Work to be completed: Somewhere below is a line with "At f = 1.83" and, later, a line with "Z3 = 1.59 μF"; repeat those two lines and all the lines between them, exactly as they are.

Records for the exercise:
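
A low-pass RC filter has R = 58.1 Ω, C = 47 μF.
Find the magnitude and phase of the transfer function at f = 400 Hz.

Step 1 — Angular frequency: ω = 2π·400 = 2513 rad/s.
Step 2 — Transfer function: H(jω) = 1/(1 + jωRC).
Step 3 — Denominator: 1 + jωRC = 1 + j·2513·58.1·4.7e-05 = 1 + j6.863.
Step 4 — H = 0.02079 - j0.1427.
Step 5 — Magnitude: |H| = 0.1442 (-16.8 dB); phase: φ = -81.7°.

|H| = 0.1442 (-16.8 dB), φ = -81.7°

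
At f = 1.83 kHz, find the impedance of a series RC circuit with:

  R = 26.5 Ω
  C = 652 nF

Step 1 — Angular frequency: ω = 2π·f = 2π·1830 = 1.15e+04 rad/s.
Step 2 — Component impedances:
  R: Z = R = 26.5 Ω
  C: Z = 1/(jωC) = -j/(ω·C) = 0 - j133.4 Ω
Step 3 — Series combination: Z_total = R + C = 26.5 - j133.4 Ω = 136∠-78.8° Ω.

Z = 26.5 - j133.4 Ω = 136∠-78.8° Ω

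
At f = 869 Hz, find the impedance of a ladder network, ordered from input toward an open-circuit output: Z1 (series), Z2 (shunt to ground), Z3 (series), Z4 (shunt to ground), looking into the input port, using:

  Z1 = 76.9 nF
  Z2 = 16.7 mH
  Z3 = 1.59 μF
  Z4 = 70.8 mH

Step 1 — Angular frequency: ω = 2π·f = 2π·869 = 5460 rad/s.
Step 2 — Component impedances:
  Z1: Z = 1/(jωC) = -j/(ω·C) = 0 - j2382 Ω
  Z2: Z = jωL = j·5460·0.0167 = 0 + j91.18 Ω
  Z3: Z = 1/(jωC) = -j/(ω·C) = 0 - j115.2 Ω
  Z4: Z = jωL = j·5460·0.0708 = 0 + j386.6 Ω
Step 3 — Ladder network (open output): work backward from the far end, alternating series and parallel combinations. Z_in = 0 - j2313 Ω = 2313∠-90.0° Ω.

Z = 0 - j2313 Ω = 2313∠-90.0° Ω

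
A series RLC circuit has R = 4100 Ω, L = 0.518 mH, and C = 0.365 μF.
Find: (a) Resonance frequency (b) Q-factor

Step 1 — Resonance condition Im(Z)=0 gives ω₀ = 1/√(LC).
Step 2 — ω₀ = 1/√(0.000518·3.65e-07) = 7.273e+04 rad/s.
Step 3 — f₀ = ω₀/(2π) = 1.157e+04 Hz.
Step 4 — Series Q: Q = ω₀L/R = 7.273e+04·0.000518/4100 = 0.009188.

(a) f₀ = 1.157e+04 Hz  (b) Q = 0.009188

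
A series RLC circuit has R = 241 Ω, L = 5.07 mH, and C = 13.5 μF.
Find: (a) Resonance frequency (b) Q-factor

Step 1 — Resonance condition Im(Z)=0 gives ω₀ = 1/√(LC).
Step 2 — ω₀ = 1/√(0.00507·1.35e-05) = 3822 rad/s.
Step 3 — f₀ = ω₀/(2π) = 608.3 Hz.
Step 4 — Series Q: Q = ω₀L/R = 3822·0.00507/241 = 0.08041.

(a) f₀ = 608.3 Hz  (b) Q = 0.08041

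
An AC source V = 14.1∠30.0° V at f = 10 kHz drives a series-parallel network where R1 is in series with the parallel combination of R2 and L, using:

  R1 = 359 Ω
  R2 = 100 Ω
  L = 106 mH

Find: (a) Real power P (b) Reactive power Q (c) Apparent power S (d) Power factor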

Problem solution:
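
At f = 1.83 kHz, find the impedance of a series RC circuit with:

  R = 26.5 Ω
  C = 652 nF

Step 1 — Angular frequency: ω = 2π·f = 2π·1830 = 1.15e+04 rad/s.
Step 2 — Component impedances:
  R: Z = R = 26.5 Ω
  C: Z = 1/(jωC) = -j/(ω·C) = 0 - j133.4 Ω
Step 3 — Series combination: Z_total = R + C = 26.5 - j133.4 Ω = 136∠-78.8° Ω.

Z = 26.5 - j133.4 Ω = 136∠-78.8° Ω

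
At f = 869 Hz, find the impedance of a ladder network, ordered from input toward an open-circuit output: Z1 (series), Z2 (shunt to ground), Z3 (series), Z4 (shunt to ground), looking into the input port, using:

  Z1 = 76.9 nF
  Z2 = 16.7 mH
  Z3 = 1.59 μF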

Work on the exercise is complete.